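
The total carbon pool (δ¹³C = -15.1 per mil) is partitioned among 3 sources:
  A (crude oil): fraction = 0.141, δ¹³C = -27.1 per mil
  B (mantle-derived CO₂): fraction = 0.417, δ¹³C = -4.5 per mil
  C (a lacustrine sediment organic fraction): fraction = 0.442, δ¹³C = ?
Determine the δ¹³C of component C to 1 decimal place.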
------------------------------------
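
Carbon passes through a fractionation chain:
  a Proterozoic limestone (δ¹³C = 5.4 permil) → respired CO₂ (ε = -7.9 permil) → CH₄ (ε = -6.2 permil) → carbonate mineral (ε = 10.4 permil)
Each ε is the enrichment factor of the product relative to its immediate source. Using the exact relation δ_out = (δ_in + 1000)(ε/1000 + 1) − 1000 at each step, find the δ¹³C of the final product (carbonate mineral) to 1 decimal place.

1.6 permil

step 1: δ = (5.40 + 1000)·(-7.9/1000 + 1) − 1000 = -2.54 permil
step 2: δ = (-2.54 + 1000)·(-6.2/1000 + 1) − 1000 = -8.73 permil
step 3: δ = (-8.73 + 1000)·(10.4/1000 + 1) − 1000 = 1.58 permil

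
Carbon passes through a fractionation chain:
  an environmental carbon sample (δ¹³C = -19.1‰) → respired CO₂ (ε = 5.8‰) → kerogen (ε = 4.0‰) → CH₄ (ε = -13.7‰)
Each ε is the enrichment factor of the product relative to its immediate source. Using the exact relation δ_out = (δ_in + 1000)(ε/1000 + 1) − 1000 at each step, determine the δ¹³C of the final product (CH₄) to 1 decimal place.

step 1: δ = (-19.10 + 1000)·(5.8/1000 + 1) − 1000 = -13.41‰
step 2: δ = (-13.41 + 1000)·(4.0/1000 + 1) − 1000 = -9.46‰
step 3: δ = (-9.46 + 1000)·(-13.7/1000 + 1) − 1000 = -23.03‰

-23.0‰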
------------------------------------
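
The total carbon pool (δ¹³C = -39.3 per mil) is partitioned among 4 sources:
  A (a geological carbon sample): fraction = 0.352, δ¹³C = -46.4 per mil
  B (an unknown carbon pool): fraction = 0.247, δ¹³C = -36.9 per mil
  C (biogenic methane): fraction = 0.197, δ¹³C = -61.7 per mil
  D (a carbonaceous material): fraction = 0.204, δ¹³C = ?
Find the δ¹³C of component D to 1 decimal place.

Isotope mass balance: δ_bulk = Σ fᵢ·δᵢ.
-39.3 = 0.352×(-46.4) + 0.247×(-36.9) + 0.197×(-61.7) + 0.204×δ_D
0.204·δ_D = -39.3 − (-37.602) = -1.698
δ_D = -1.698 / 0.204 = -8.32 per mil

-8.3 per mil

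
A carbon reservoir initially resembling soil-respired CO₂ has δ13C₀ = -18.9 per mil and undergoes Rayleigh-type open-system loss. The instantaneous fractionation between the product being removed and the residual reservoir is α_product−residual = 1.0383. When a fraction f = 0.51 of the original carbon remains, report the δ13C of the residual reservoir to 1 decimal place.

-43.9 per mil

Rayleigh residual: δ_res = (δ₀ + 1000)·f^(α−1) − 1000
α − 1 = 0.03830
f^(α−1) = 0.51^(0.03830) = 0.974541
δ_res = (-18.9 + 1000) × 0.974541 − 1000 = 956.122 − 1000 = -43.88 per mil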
------------------------------------
:: What is being asked ::
Using the data above, extract exactly the lines from the one that holds "The total carbon pool (δ¹³C = -39.3" to the one that holds "D (a carbonaceous", both ends included, and no others.

:: Response for this exercise ::
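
The total carbon pool (δ¹³C = -39.3 per mil) is partitioned among 4 sources:
  A (a geological carbon sample): fraction = 0.352, δ¹³C = -46.4 per mil
  B (an unknown carbon pool): fraction = 0.247, δ¹³C = -36.9 per mil
  C (biogenic methane): fraction = 0.197, δ¹³C = -61.7 per mil
  D (a carbonaceous material): fraction = 0.204, δ¹³C = ?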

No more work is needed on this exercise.